::: Stored data

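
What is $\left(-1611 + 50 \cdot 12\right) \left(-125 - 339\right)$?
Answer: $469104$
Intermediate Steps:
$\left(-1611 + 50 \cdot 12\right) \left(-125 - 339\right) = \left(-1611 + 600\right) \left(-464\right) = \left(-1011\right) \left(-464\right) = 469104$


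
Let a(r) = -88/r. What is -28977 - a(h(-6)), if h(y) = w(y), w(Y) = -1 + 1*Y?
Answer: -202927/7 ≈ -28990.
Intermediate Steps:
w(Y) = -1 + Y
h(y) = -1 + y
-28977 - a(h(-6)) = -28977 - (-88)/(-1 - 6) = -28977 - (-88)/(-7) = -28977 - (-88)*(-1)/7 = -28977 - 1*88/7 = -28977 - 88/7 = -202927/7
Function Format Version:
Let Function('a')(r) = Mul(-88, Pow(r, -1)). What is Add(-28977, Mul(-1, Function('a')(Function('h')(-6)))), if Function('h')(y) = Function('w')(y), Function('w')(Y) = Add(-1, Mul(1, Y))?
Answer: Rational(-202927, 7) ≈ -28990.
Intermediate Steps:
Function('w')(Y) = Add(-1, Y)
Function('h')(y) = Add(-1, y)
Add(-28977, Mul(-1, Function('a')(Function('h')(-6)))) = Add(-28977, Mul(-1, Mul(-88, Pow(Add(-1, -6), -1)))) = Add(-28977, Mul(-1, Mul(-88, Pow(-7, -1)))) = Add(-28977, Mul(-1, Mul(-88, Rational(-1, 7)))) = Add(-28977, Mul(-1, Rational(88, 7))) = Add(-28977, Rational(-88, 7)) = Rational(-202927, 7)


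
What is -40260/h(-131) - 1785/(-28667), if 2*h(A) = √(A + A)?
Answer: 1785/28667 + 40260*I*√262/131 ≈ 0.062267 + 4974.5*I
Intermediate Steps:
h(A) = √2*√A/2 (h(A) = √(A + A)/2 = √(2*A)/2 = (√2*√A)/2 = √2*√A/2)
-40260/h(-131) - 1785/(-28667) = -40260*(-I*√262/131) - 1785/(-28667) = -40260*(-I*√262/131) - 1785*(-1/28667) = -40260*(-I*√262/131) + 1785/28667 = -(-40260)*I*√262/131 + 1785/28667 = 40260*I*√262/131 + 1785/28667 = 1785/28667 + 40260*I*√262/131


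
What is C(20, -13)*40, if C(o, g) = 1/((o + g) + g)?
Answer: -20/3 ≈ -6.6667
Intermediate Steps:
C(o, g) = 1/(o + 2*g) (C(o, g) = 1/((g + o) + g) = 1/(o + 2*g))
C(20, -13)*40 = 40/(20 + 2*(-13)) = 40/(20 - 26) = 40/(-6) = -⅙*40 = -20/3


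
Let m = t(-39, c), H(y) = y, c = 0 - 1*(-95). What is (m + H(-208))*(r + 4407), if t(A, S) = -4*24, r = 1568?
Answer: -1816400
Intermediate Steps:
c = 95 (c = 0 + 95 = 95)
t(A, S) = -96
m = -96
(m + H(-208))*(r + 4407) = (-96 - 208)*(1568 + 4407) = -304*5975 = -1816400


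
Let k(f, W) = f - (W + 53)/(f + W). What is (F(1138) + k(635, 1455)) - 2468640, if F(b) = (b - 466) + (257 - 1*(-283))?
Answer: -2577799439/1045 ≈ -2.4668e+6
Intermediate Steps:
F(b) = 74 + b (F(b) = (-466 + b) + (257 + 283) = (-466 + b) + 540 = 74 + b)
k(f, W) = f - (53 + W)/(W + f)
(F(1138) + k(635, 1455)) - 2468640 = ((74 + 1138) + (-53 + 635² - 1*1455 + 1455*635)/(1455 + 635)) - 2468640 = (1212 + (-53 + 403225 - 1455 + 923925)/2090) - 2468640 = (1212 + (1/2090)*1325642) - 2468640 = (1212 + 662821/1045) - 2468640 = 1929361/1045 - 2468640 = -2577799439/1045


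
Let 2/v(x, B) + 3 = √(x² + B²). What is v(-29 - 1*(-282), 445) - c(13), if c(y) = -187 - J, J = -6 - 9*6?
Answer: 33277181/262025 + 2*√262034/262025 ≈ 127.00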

::::::
::: Stored data

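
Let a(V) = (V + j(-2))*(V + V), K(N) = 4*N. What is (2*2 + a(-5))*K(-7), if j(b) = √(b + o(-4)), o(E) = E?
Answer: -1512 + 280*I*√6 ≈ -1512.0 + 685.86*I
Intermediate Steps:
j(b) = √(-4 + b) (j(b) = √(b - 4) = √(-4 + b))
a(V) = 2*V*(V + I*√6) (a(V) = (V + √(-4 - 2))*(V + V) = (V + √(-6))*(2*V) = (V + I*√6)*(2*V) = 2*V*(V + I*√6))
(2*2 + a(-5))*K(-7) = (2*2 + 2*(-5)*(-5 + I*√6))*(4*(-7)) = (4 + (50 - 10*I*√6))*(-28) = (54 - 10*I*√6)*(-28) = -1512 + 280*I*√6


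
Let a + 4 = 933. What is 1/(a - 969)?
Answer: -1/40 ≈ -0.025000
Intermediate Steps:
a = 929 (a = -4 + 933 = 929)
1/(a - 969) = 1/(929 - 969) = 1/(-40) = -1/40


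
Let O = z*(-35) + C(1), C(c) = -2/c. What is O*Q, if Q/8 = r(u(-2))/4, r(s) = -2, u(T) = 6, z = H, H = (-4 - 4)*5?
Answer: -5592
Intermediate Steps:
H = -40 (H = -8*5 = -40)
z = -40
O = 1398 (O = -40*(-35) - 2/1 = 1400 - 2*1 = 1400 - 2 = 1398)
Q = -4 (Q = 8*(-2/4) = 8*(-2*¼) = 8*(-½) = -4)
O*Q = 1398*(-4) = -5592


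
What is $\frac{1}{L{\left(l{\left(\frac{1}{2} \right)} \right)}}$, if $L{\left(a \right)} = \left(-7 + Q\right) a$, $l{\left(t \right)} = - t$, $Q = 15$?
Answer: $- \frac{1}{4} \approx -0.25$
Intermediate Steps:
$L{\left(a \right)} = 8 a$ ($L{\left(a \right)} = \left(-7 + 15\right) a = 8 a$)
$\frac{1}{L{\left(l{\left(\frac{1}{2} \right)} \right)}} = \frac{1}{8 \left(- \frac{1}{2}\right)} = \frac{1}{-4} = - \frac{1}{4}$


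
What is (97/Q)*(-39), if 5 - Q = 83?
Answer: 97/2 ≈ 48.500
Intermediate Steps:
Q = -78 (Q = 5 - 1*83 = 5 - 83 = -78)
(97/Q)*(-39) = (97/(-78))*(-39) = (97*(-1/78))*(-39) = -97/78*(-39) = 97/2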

::::::

Everything above from the line containing "What is $\left(-1611" through the line containing "Answer: -202927/7 ≈ -28990." must be copied exactly. Nothing outside that range belongs in the answer.

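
What is $\left(-1611 + 50 \cdot 12\right) \left(-125 - 339\right)$?
Answer: $469104$
Intermediate Steps:
$\left(-1611 + 50 \cdot 12\right) \left(-125 - 339\right) = \left(-1611 + 600\right) \left(-464\right) = \left(-1011\right) \left(-464\right) = 469104$


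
Let a(r) = -88/r. What is -28977 - a(h(-6)), if h(y) = w(y), w(Y) = -1 + 1*Y?
Answer: -202927/7 ≈ -28990.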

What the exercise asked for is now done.